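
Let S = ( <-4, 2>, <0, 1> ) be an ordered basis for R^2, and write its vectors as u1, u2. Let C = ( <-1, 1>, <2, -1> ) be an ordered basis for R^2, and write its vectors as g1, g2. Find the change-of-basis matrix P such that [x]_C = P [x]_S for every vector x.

[[0, 2], [-2, 1]]

Let M have columns uj and N have columns gj. Then for every x, N [x]_C = x = M [x]_S, so P = N^(-1) M.
Since det N = -1, N^(-1) has integer entries; multiplying gives P = [[0, 2], [-2, 1]].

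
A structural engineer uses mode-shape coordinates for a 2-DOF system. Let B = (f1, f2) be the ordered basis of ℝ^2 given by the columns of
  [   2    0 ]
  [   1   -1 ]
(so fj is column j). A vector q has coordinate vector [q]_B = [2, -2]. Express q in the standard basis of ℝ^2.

[4, 4]

q = M [q]_B, where M has columns f1, f2.
Carrying out the matrix-vector product, q = [4, 4].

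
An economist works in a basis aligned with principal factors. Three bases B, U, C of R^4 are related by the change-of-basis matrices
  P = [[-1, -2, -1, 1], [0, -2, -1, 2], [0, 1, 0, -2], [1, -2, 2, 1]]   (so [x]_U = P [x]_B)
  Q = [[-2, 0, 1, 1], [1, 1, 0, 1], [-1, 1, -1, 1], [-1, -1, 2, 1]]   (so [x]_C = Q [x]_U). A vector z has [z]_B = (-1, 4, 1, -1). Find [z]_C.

First [z]_U = P [z]_B = (-9, -11, 6, -8).
Then [z]_C = Q [z]_U = (16, -28, -16, 24).

(16, -28, -16, 24)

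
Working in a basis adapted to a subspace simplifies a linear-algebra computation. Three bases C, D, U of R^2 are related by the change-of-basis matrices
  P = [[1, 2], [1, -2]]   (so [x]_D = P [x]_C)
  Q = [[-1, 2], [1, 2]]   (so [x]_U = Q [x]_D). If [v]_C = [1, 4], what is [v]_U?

[-23, -5]

First [v]_D = P [v]_C = [9, -7].
Then [v]_U = Q [v]_D = [-23, -5].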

= To do =
Without omission, retype the full listing shown above.

= Written solution =
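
Let S = ( <-4, 2>, <0, 1> ) be an ordered basis for R^2, and write its vectors as u1, u2. Let C = ( <-1, 1>, <2, -1> ) be an ordered basis for R^2, and write its vectors as g1, g2. Find the change-of-basis matrix P such that [x]_C = P [x]_S for every vector x.

[[0, 2], [-2, 1]]

Let M have columns uj and N have columns gj. Then for every x, N [x]_C = x = M [x]_S, so P = N^(-1) M.
Since det N = -1, N^(-1) has integer entries; multiplying gives P = [[0, 2], [-2, 1]].

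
A structural engineer uses mode-shape coordinates for a 2-DOF system. Let B = (f1, f2) be the ordered basis of ℝ^2 given by the columns of
  [   2    0 ]
  [   1   -1 ]
(so fj is column j). A vector q has coordinate vector [q]_B = [2, -2]. Express q in the standard basis of ℝ^2.

[4, 4]

q = M [q]_B, where M has columns f1, f2.
Carrying out the matrix-vector product, q = [4, 4].

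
An economist works in a basis aligned with principal factors. Three bases B, U, C of R^4 are related by the change-of-basis matrices
  P = [[-1, -2, -1, 1], [0, -2, -1, 2], [0, 1, 0, -2], [1, -2, 2, 1]]   (so [x]_U = P [x]_B)
  Q = [[-2, 0, 1, 1], [1, 1, 0, 1], [-1, 1, -1, 1], [-1, -1, 2, 1]]   (so [x]_C = Q [x]_U). A vector z has [z]_B = (-1, 4, 1, -1). Find [z]_C.

First [z]_U = P [z]_B = (-9, -11, 6, -8).
Then [z]_C = Q [z]_U = (16, -28, -16, 24).

(16, -28, -16, 24)

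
Working in a basis adapted to a subspace simplifies a linear-algebra computation. Three bases C, D, U of R^2 are related by the change-of-basis matrices
  P = [[1, 2], [1, -2]]   (so [x]_D = P [x]_C)
  Q = [[-1, 2], [1, 2]]   (so [x]_U = Q [x]_D). If [v]_C = [1, 4], what is [v]_U?

[-23, -5]

First [v]_D = P [v]_C = [9, -7].
Then [v]_U = Q [v]_D = [-23, -5].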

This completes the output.